_Problem to work on_: Repeat every line of the data verbatim.

_Records supplied_:
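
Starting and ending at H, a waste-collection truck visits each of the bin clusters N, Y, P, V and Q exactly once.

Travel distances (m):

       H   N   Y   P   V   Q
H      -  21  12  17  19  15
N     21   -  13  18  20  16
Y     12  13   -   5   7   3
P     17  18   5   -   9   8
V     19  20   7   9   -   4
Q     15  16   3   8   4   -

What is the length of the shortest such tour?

Shortest round trip = 67 m.

With 5 stops there are 5!/2 = 60 distinct round trips (a route and its reverse cost the same).
H-N-Y-P-V-Q-H: 21+13+5+9+4+15 = 67
H-N-Y-P-Q-V-H: 21+13+5+8+4+19 = 70
H-N-Y-V-P-Q-H: 21+13+7+9+8+15 = 73
H-N-Y-V-Q-P-H: 21+13+7+4+8+17 = 70
H-N-Y-Q-P-V-H: 21+13+3+8+9+19 = 73
H-N-Y-Q-V-P-H: 21+13+3+4+9+17 = 67
H-N-P-Y-V-Q-H: 21+18+5+7+4+15 = 70
H-N-P-Y-Q-V-H: 21+18+5+3+4+19 = 70
H-N-P-V-Y-Q-H: 21+18+9+7+3+15 = 73
H-N-P-V-Q-Y-H: 21+18+9+4+3+12 = 67
H-N-P-Q-Y-V-H: 21+18+8+3+7+19 = 76
H-N-P-Q-V-Y-H: 21+18+8+4+7+12 = 70
H-N-V-Y-P-Q-H: 21+20+7+5+8+15 = 76
H-N-V-Y-Q-P-H: 21+20+7+3+8+17 = 76
… (46 more)
The minimum is 67.
One optimal route: H → N → Y → P → V → Q → H (or its reverse).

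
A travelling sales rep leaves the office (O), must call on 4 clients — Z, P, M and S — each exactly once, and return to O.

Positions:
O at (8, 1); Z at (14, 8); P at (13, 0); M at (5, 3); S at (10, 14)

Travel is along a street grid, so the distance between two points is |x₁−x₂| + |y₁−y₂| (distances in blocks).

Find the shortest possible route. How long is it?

There are 12 distinct closed tours to check (reversals are equivalent).
O-Z-P-M-S-O: 13+9+11+16+15 = 64
O-Z-P-S-M-O: 13+9+17+16+5 = 60
O-Z-M-P-S-O: 13+14+11+17+15 = 70
O-Z-M-S-P-O: 13+14+16+17+6 = 66
O-Z-S-P-M-O: 13+10+17+11+5 = 56
O-Z-S-M-P-O: 13+10+16+11+6 = 56
O-P-Z-M-S-O: 6+9+14+16+15 = 60
O-P-Z-S-M-O: 6+9+10+16+5 = 46
O-P-M-Z-S-O: 6+11+14+10+15 = 56
O-P-S-Z-M-O: 6+17+10+14+5 = 52
O-M-Z-P-S-O: 5+14+9+17+15 = 60
O-M-P-Z-S-O: 5+11+9+10+15 = 50
The minimum is 46.
One optimal route: O → P → Z → S → M → O (or its reverse).

Shortest round trip = 46 blocks.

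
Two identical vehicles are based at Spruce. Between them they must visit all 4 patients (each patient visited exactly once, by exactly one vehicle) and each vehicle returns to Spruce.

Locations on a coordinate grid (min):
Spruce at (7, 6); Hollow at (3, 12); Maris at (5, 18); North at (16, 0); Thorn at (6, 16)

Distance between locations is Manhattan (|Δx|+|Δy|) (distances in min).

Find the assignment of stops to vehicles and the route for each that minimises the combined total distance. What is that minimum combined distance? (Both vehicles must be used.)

62 min — the smallest possible combined total.

There are 2^3 − 1 = 7 ways to divide the 4 stops into two non-empty groups. For each, the best each vehicle can do is its own shortest tour through its group:
  {Hollow} + {Maris, North, Thorn}: 20 + 58 = 78
  {Maris} + {Hollow, North, Thorn}: 28 + 58 = 86
  {Hollow, Maris} + {North, Thorn}: 32 + 52 = 84
  {North} + {Hollow, Maris, Thorn}: 30 + 32 = 62
  {Hollow, North} + {Maris, Thorn}: 50 + 28 = 78
  {Maris, North} + {Hollow, Thorn}: 58 + 28 = 86
  … (7 splits in total)
Best: vehicle 1 Spruce → North → Spruce = 30; vehicle 2 Spruce → Hollow → Maris → Thorn → Spruce = 32; combined 62.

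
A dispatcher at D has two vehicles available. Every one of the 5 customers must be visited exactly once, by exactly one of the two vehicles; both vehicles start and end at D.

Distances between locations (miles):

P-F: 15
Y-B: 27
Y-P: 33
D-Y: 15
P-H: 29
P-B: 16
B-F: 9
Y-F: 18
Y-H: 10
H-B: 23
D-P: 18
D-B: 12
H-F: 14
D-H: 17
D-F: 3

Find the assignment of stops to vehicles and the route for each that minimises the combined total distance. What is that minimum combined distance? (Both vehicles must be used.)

There are 2^4 − 1 = 15 ways to divide the 5 stops into two non-empty groups. For each, the best each vehicle can do is its own shortest tour through its group:
  {Y} + {P, H, B, F}: 30 + 74 = 104
  {P} + {Y, H, B, F}: 36 + 60 = 96
  {Y, P} + {H, B, F}: 66 + 52 = 118
  {H} + {Y, P, B, F}: 34 + 76 = 110
  {Y, H} + {P, B, F}: 42 + 46 = 88
  {P, H} + {Y, B, F}: 64 + 54 = 118
  … (15 splits in total)
Best: vehicle 1 D → Y → H → D = 42; vehicle 2 D → P → B → F → D = 46; combined 88.

88 miles — the smallest possible combined total.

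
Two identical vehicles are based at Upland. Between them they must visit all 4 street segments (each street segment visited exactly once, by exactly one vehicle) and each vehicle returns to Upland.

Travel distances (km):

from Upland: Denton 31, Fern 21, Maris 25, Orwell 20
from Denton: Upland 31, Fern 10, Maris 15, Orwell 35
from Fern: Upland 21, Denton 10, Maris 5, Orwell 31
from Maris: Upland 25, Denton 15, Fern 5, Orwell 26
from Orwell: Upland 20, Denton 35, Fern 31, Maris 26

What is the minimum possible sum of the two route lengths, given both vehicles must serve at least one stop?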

_Solution_:
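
Starting and ending at H, a waste-collection truck visits each of the bin clusters N, Y, P, V and Q exactly once.

Travel distances (m):

       H   N   Y   P   V   Q
H      -  21  12  17  19  15
N     21   -  13  18  20  16
Y     12  13   -   5   7   3
P     17  18   5   -   9   8
V     19  20   7   9   -   4
Q     15  16   3   8   4   -

What is the length of the shortest such tour?

Shortest round trip = 67 m.

With 5 stops there are 5!/2 = 60 distinct round trips (a route and its reverse cost the same).
H-N-Y-P-V-Q-H: 21+13+5+9+4+15 = 67
H-N-Y-P-Q-V-H: 21+13+5+8+4+19 = 70
H-N-Y-V-P-Q-H: 21+13+7+9+8+15 = 73
H-N-Y-V-Q-P-H: 21+13+7+4+8+17 = 70
H-N-Y-Q-P-V-H: 21+13+3+8+9+19 = 73
H-N-Y-Q-V-P-H: 21+13+3+4+9+17 = 67
H-N-P-Y-V-Q-H: 21+18+5+7+4+15 = 70
H-N-P-Y-Q-V-H: 21+18+5+3+4+19 = 70
H-N-P-V-Y-Q-H: 21+18+9+7+3+15 = 73
H-N-P-V-Q-Y-H: 21+18+9+4+3+12 = 67
H-N-P-Q-Y-V-H: 21+18+8+3+7+19 = 76
H-N-P-Q-V-Y-H: 21+18+8+4+7+12 = 70
H-N-V-Y-P-Q-H: 21+20+7+5+8+15 = 76
H-N-V-Y-Q-P-H: 21+20+7+3+8+17 = 76
… (46 more)
The minimum is 67.
One optimal route: H → N → Y → P → V → Q → H (or its reverse).

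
A travelling sales rep leaves the office (O), must call on 4 clients — Z, P, M and S — each exactly once, and return to O.

Positions:
O at (8, 1); Z at (14, 8); P at (13, 0); M at (5, 3); S at (10, 14)

Travel is along a street grid, so the distance between two points is |x₁−x₂| + |y₁−y₂| (distances in blocks).

Find the shortest possible route. How long is it?

There are 12 distinct closed tours to check (reversals are equivalent).
O-Z-P-M-S-O: 13+9+11+16+15 = 64
O-Z-P-S-M-O: 13+9+17+16+5 = 60
O-Z-M-P-S-O: 13+14+11+17+15 = 70
O-Z-M-S-P-O: 13+14+16+17+6 = 66
O-Z-S-P-M-O: 13+10+17+11+5 = 56
O-Z-S-M-P-O: 13+10+16+11+6 = 56
O-P-Z-M-S-O: 6+9+14+16+15 = 60
O-P-Z-S-M-O: 6+9+10+16+5 = 46
O-P-M-Z-S-O: 6+11+14+10+15 = 56
O-P-S-Z-M-O: 6+17+10+14+5 = 52
O-M-Z-P-S-O: 5+14+9+17+15 = 60
O-M-P-Z-S-O: 5+11+9+10+15 = 50
The minimum is 46.
One optimal route: O → P → Z → S → M → O (or its reverse).

Shortest round trip = 46 blocks.

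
Two identical vehicles are based at Spruce. Between them they must visit all 4 patients (each patient visited exactly once, by exactly one vehicle) and each vehicle returns to Spruce.

Locations on a coordinate grid (min):
Spruce at (7, 6); Hollow at (3, 12); Maris at (5, 18); North at (16, 0); Thorn at (6, 16)

Distance between locations is Manhattan (|Δx|+|Δy|) (distances in min).

Find the assignment of stops to vehicles and the route for each that minimises the combined total distance. What is that minimum combined distance? (Both vehicles must be used.)

62 min — the smallest possible combined total.

There are 2^3 − 1 = 7 ways to divide the 4 stops into two non-empty groups. For each, the best each vehicle can do is its own shortest tour through its group:
  {Hollow} + {Maris, North, Thorn}: 20 + 58 = 78
  {Maris} + {Hollow, North, Thorn}: 28 + 58 = 86
  {Hollow, Maris} + {North, Thorn}: 32 + 52 = 84
  {North} + {Hollow, Maris, Thorn}: 30 + 32 = 62
  {Hollow, North} + {Maris, Thorn}: 50 + 28 = 78
  {Maris, North} + {Hollow, Thorn}: 58 + 28 = 86
  … (7 splits in total)
Best: vehicle 1 Spruce → North → Spruce = 30; vehicle 2 Spruce → Hollow → Maris → Thorn → Spruce = 32; combined 62.

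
A dispatcher at D has two vehicles available. Every one of the 5 customers must be visited exactly once, by exactly one of the two vehicles; both vehicles start and end at D.

Distances between locations (miles):

P-F: 15
Y-B: 27
Y-P: 33
D-Y: 15
P-H: 29
P-B: 16
B-F: 9
Y-F: 18
Y-H: 10
H-B: 23
D-P: 18
D-B: 12
H-F: 14
D-H: 17
D-F: 3

Find the assignment of stops to vehicles and the route for each that minimises the combined total distance. What is that minimum combined distance? (Both vehicles must be used.)

There are 2^4 − 1 = 15 ways to divide the 5 stops into two non-empty groups. For each, the best each vehicle can do is its own shortest tour through its group:
  {Y} + {P, H, B, F}: 30 + 74 = 104
  {P} + {Y, H, B, F}: 36 + 60 = 96
  {Y, P} + {H, B, F}: 66 + 52 = 118
  {H} + {Y, P, B, F}: 34 + 76 = 110
  {Y, H} + {P, B, F}: 42 + 46 = 88
  {P, H} + {Y, B, F}: 64 + 54 = 118
  … (15 splits in total)
Best: vehicle 1 D → Y → H → D = 42; vehicle 2 D → P → B → F → D = 46; combined 88.

88 miles — the smallest possible combined total.

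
Two identical vehicles are based at Upland. Between them they must visit all 4 street segments (each street segment visited exactly once, by exactly one vehicle) and each vehicle returns to Upland.

Travel distances (km):

from Upland: Denton 31, Fern 21, Maris 25, Orwell 20
from Denton: Upland 31, Fern 10, Maris 15, Orwell 35
from Fern: Upland 21, Denton 10, Maris 5, Orwell 31
from Maris: Upland 25, Denton 15, Fern 5, Orwell 26
from Orwell: Upland 20, Denton 35, Fern 31, Maris 26

What is the minimum possible sum of the two route lengths, given both vehicles must serve at least one stop?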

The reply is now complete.